::: Dataset content

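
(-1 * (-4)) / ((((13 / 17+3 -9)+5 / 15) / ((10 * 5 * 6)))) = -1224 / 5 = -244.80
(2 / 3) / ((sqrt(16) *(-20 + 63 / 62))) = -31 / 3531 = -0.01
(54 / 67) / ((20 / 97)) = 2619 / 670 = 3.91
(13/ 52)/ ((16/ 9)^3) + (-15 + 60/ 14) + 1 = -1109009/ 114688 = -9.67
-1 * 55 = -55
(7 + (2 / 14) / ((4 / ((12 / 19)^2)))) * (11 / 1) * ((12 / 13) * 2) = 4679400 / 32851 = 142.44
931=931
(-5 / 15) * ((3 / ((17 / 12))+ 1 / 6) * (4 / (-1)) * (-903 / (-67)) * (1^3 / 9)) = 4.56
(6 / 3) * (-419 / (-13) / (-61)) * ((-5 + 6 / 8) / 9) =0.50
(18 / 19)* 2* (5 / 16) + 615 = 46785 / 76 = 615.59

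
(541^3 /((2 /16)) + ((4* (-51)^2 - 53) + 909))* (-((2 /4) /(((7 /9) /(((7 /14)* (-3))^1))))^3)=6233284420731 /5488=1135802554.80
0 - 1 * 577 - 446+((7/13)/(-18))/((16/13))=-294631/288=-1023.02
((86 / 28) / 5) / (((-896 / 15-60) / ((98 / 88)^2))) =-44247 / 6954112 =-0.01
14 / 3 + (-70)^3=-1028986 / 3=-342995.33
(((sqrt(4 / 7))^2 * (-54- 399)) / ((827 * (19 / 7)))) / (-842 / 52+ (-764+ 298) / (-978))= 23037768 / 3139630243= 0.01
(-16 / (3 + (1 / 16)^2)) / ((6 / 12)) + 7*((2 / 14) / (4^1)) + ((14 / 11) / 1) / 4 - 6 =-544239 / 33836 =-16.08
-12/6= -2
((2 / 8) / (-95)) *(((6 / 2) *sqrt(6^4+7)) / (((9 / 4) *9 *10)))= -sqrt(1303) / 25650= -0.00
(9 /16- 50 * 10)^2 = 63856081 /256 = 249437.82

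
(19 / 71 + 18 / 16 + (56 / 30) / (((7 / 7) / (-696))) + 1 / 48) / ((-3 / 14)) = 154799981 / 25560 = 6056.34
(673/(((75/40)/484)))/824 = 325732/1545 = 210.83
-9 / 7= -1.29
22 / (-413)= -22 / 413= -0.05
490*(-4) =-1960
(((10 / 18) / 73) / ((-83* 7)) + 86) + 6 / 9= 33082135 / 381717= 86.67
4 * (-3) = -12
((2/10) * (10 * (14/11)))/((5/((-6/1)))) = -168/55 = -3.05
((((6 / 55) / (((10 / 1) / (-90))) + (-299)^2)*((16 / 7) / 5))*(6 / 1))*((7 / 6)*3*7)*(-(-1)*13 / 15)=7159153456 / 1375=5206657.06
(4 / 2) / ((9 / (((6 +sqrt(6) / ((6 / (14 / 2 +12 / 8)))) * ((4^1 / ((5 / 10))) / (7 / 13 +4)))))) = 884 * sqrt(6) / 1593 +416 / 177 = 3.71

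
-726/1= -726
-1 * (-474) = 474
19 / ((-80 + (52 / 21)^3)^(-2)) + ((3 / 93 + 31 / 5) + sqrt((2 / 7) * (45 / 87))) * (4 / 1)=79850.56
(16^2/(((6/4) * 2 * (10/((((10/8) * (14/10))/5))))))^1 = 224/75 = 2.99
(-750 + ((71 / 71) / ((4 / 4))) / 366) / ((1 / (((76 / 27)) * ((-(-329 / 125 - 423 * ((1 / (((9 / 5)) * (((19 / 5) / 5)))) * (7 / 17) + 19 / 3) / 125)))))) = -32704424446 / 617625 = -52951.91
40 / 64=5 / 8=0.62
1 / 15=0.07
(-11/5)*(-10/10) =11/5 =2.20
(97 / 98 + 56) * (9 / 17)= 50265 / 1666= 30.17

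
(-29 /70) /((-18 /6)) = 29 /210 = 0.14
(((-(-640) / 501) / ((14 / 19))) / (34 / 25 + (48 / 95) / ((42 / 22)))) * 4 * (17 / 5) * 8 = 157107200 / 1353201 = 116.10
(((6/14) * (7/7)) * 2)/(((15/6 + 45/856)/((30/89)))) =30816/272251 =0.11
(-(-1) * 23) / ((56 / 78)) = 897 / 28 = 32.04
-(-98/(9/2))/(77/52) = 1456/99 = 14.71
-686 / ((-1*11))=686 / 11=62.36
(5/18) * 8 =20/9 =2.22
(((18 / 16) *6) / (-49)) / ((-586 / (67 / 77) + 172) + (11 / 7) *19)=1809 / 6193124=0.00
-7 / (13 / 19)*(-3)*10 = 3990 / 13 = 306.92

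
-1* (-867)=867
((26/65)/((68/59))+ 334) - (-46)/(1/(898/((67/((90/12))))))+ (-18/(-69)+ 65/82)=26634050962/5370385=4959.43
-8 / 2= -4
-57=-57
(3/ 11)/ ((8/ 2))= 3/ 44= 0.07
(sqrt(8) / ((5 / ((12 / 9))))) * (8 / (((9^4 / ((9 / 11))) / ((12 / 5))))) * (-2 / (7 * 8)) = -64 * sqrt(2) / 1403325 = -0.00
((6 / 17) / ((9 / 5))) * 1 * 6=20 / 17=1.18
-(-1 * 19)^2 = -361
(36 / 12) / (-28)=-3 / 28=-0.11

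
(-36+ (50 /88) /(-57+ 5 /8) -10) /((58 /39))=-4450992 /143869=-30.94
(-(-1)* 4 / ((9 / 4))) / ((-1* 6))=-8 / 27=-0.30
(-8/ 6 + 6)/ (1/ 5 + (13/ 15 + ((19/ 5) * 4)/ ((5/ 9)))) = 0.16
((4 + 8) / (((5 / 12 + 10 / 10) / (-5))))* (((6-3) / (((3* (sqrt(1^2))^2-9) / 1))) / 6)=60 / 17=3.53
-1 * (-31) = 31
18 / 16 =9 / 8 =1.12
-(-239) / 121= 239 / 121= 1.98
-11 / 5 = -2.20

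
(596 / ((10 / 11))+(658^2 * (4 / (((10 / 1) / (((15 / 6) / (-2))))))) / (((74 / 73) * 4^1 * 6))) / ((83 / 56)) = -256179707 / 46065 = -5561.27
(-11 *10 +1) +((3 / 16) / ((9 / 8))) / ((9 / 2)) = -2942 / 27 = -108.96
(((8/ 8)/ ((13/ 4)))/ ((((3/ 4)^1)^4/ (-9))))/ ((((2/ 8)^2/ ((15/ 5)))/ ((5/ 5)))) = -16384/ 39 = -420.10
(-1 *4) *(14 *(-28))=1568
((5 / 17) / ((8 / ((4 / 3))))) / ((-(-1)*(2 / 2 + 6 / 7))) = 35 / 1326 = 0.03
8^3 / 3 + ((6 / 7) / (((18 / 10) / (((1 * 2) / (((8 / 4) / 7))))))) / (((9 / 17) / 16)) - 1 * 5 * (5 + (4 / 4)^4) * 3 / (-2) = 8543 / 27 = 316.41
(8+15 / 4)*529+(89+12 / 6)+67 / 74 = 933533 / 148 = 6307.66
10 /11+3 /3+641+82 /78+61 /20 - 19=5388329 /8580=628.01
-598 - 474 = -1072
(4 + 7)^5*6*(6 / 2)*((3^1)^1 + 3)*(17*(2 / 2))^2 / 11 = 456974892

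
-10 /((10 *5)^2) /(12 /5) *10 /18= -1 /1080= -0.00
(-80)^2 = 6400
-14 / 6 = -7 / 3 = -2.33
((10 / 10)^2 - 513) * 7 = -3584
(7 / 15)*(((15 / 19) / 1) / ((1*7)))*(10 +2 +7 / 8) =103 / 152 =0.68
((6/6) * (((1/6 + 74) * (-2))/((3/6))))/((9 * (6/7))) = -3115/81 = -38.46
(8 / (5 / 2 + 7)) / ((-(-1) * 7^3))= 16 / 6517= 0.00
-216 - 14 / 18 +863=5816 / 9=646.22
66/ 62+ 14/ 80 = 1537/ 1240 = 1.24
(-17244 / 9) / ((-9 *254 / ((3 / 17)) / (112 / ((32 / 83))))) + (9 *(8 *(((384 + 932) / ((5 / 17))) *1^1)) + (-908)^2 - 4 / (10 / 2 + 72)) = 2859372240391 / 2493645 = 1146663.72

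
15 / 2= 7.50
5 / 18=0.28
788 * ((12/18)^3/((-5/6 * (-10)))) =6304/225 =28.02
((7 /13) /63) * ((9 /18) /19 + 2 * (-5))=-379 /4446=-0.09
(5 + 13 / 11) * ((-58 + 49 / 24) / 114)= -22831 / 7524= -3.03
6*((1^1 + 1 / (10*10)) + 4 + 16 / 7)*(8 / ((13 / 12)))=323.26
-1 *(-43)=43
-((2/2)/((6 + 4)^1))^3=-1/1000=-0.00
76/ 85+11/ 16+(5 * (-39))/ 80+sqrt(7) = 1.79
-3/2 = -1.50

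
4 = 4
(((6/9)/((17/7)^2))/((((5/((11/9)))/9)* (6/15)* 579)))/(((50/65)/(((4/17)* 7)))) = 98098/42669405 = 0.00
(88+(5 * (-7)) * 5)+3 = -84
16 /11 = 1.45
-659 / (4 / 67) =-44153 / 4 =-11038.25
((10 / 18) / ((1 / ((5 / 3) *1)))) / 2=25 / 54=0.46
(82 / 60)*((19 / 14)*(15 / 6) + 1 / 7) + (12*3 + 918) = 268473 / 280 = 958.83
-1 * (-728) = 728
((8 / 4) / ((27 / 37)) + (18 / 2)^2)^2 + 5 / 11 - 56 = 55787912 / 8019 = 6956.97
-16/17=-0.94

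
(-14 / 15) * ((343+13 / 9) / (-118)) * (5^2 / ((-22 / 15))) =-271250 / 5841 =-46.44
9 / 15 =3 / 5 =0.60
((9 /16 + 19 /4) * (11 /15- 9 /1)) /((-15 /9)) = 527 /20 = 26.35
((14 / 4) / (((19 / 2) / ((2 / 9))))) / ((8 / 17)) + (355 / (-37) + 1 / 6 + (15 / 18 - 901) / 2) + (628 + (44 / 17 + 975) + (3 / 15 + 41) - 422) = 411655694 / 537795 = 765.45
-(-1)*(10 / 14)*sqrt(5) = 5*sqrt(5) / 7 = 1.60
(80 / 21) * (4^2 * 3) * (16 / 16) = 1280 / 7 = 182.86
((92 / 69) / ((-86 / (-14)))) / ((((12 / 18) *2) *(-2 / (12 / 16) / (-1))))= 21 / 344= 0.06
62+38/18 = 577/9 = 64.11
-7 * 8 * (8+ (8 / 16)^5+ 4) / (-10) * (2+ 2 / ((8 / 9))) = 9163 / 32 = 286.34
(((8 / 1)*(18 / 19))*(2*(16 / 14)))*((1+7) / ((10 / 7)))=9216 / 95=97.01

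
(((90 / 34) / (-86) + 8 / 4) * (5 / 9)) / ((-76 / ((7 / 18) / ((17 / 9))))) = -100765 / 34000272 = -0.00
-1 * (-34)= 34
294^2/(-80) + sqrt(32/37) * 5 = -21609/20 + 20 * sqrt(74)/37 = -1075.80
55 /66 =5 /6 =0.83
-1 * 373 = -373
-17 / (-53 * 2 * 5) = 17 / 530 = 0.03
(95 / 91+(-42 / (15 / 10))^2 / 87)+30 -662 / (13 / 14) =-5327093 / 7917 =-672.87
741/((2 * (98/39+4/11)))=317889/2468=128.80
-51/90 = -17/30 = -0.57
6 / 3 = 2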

::::::

Brief — With the first line being the one containing "((10 / 18) / ((1" and the last line the one containing "-16/17=-0.94", transcribe exactly the lines above that fall in that range.

Exercise solution —
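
((10 / 18) / ((1 / ((5 / 3) *1)))) / 2=25 / 54=0.46
(82 / 60)*((19 / 14)*(15 / 6) + 1 / 7) + (12*3 + 918) = 268473 / 280 = 958.83
-1 * (-728) = 728
((8 / 4) / ((27 / 37)) + (18 / 2)^2)^2 + 5 / 11 - 56 = 55787912 / 8019 = 6956.97
-16/17=-0.94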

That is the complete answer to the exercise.